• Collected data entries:

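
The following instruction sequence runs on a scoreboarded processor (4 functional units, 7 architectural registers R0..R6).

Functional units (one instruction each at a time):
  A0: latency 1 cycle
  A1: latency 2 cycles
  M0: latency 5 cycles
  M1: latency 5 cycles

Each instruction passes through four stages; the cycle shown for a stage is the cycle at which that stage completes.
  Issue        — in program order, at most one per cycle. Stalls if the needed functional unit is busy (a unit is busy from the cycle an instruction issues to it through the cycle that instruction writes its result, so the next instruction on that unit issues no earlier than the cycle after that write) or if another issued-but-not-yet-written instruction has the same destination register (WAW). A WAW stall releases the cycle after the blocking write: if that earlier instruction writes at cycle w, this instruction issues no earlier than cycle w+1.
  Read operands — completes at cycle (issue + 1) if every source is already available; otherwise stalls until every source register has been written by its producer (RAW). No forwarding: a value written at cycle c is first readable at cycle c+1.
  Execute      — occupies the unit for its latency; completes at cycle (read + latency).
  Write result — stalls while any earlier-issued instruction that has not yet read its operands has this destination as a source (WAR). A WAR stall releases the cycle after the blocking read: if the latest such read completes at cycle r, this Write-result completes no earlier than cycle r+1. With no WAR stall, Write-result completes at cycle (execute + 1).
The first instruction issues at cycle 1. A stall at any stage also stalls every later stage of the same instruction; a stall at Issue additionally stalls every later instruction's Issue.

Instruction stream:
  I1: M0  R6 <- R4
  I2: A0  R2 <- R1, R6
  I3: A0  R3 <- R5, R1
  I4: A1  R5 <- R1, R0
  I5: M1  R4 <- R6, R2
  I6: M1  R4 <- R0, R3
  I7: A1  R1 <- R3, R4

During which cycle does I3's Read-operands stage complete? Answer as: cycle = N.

cycle = 13

I1  is:1  ro:2  ex:7  wr:8
I2  is:2  ro:9  ex:10  wr:11  — RAW R6: wait I1 write@8
I3  is:12  ro:13  ex:14  wr:15  — struct: A0 busy until I2 writes@11
I4  is:13  ro:14  ex:16  wr:17
I5  is:14  ro:15  ex:20  wr:21
I6  is:22  ro:23  ex:28  wr:29  — struct: M1 busy until I5 writes@21
I7  is:23  ro:30  ex:32  wr:33  — RAW R4: wait I6 write@29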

• Assigned task: Number of lines in the records above holding the word "latency": state it and nothing else.

• Answer to the exercise: 5